Collected data:
◇ ◇ ◇ ◇ ◇ ◇ ◇

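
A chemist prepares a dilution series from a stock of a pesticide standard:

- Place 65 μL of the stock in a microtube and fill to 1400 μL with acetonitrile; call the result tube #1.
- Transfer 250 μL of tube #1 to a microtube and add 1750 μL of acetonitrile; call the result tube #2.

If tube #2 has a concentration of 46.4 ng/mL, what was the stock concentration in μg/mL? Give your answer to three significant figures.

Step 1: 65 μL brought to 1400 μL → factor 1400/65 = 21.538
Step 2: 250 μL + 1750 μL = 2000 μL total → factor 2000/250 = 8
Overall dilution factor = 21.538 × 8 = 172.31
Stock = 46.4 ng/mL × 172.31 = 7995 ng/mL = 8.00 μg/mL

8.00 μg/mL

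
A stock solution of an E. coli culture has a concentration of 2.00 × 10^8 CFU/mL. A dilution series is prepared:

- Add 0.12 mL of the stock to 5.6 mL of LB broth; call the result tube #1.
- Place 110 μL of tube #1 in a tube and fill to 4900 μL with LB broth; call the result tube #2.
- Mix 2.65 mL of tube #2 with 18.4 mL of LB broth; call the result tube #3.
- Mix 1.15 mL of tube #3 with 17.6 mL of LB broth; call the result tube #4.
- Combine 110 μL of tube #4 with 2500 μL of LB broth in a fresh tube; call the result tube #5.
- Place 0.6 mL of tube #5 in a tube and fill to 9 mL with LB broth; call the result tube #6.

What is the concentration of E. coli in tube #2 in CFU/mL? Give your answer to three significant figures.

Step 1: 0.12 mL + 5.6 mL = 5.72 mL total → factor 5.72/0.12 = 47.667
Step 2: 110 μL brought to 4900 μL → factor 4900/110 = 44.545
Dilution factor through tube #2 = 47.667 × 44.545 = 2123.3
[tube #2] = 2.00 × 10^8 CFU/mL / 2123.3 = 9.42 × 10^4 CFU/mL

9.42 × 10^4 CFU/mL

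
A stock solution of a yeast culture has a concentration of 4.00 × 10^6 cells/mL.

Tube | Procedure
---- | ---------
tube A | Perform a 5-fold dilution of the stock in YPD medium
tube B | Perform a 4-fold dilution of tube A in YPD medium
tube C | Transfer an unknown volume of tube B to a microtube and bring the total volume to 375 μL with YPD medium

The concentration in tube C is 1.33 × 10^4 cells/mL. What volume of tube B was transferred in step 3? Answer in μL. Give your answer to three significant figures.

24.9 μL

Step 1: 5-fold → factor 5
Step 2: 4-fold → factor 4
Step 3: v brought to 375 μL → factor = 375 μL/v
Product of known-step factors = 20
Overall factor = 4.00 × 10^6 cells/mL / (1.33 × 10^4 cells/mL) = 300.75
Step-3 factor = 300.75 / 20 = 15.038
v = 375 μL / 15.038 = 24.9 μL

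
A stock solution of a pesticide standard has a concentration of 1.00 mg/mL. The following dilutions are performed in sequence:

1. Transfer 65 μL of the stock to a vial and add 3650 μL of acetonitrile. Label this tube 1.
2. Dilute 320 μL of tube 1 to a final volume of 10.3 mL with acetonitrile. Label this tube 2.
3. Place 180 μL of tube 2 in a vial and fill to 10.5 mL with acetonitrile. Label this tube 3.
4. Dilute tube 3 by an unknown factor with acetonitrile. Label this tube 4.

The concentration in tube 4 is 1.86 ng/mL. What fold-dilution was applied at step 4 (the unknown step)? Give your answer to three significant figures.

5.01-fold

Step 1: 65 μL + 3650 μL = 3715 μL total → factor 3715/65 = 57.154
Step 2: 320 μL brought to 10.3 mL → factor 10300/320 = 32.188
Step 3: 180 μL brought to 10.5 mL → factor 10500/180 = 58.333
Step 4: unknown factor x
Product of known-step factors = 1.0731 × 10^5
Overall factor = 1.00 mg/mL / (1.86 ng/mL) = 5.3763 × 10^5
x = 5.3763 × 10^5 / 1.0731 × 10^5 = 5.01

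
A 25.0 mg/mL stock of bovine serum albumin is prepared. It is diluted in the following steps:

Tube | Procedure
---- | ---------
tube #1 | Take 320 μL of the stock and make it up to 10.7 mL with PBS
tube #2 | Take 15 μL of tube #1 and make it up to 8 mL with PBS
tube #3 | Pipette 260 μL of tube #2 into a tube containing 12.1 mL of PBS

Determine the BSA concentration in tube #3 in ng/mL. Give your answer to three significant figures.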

◇ ◇ ◇ ◇ ◇ ◇ ◇

- **Problem requirements**
When you reach the line containing "If tube #2 has" in the data above, start copying exactly, and stop after the line containing "tube C | Transfer".

- **Answer section**
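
If tube #2 has a concentration of 46.4 ng/mL, what was the stock concentration in μg/mL? Give your answer to three significant figures.

Step 1: 65 μL brought to 1400 μL → factor 1400/65 = 21.538
Step 2: 250 μL + 1750 μL = 2000 μL total → factor 2000/250 = 8
Overall dilution factor = 21.538 × 8 = 172.31
Stock = 46.4 ng/mL × 172.31 = 7995 ng/mL = 8.00 μg/mL

8.00 μg/mL

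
A stock solution of an E. coli culture has a concentration of 2.00 × 10^8 CFU/mL. A dilution series is prepared:

- Add 0.12 mL of the stock to 5.6 mL of LB broth; call the result tube #1.
- Place 110 μL of tube #1 in a tube and fill to 4900 μL with LB broth; call the result tube #2.
- Mix 2.65 mL of tube #2 with 18.4 mL of LB broth; call the result tube #3.
- Mix 1.15 mL of tube #3 with 17.6 mL of LB broth; call the result tube #4.
- Combine 110 μL of tube #4 with 2500 μL of LB broth in a fresh tube; call the result tube #5.
- Place 0.6 mL of tube #5 in a tube and fill to 9 mL with LB broth; call the result tube #6.

What is the concentration of E. coli in tube #2 in CFU/mL? Give your answer to three significant figures.

Step 1: 0.12 mL + 5.6 mL = 5.72 mL total → factor 5.72/0.12 = 47.667
Step 2: 110 μL brought to 4900 μL → factor 4900/110 = 44.545
Dilution factor through tube #2 = 47.667 × 44.545 = 2123.3
[tube #2] = 2.00 × 10^8 CFU/mL / 2123.3 = 9.42 × 10^4 CFU/mL

9.42 × 10^4 CFU/mL

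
A stock solution of a yeast culture has a concentration of 4.00 × 10^6 cells/mL.

Tube | Procedure
---- | ---------
tube A | Perform a 5-fold dilution of the stock in YPD medium
tube B | Perform a 4-fold dilution of tube A in YPD medium
tube C | Transfer an unknown volume of tube B to a microtube and bring the total volume to 375 μL with YPD medium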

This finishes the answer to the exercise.